■ What to do: The entries below are to be duplicated exactly, with nothing left out.

(Beginning of Data for analysis)

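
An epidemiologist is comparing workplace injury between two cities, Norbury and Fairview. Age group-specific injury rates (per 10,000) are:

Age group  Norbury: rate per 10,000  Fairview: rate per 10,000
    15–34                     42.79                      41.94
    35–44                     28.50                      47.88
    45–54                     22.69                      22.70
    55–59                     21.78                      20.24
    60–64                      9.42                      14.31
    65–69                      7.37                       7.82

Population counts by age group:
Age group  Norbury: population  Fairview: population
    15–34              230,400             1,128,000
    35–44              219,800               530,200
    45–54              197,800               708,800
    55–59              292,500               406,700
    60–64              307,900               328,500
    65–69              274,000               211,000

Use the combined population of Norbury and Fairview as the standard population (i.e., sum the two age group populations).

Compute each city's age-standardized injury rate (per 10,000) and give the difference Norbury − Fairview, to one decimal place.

Combined standard total = 4,835,600; weights = 0.2809, 0.1551, 0.1875, 0.1446, 0.1316, 0.1003.
Norbury: 0.2809×42.79 + 0.1551×28.50 + 0.1875×22.69 + 0.1446×21.78 + 0.1316×9.42 + 0.1003×7.37 = 25.8230 per 10,000.
Fairview: 0.2809×41.94 + 0.1551×47.88 + 0.1875×22.70 + 0.1446×20.24 + 0.1316×14.31 + 0.1003×7.82 = 29.0579 per 10,000.
Difference = 25.8230 − 29.0579 = -3.2349.

-3.2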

(End of Data for analysis)

■ Response:
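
An epidemiologist is comparing workplace injury between two cities, Norbury and Fairview. Age group-specific injury rates (per 10,000) are:

Age group  Norbury: rate per 10,000  Fairview: rate per 10,000
    15–34                     42.79                      41.94
    35–44                     28.50                      47.88
    45–54                     22.69                      22.70
    55–59                     21.78                      20.24
    60–64                      9.42                      14.31
    65–69                      7.37                       7.82

Population counts by age group:
Age group  Norbury: population  Fairview: population
    15–34              230,400             1,128,000
    35–44              219,800               530,200
    45–54              197,800               708,800
    55–59              292,500               406,700
    60–64              307,900               328,500
    65–69              274,000               211,000

Use the combined population of Norbury and Fairview as the standard population (i.e., sum the two age group populations).

Compute each city's age-standardized injury rate (per 10,000) and give the difference Norbury − Fairview, to one decimal place.

Combined standard total = 4,835,600; weights = 0.2809, 0.1551, 0.1875, 0.1446, 0.1316, 0.1003.
Norbury: 0.2809×42.79 + 0.1551×28.50 + 0.1875×22.69 + 0.1446×21.78 + 0.1316×9.42 + 0.1003×7.37 = 25.8230 per 10,000.
Fairview: 0.2809×41.94 + 0.1551×47.88 + 0.1875×22.70 + 0.1446×20.24 + 0.1316×14.31 + 0.1003×7.82 = 29.0579 per 10,000.
Difference = 25.8230 − 29.0579 = -3.2349.

-3.2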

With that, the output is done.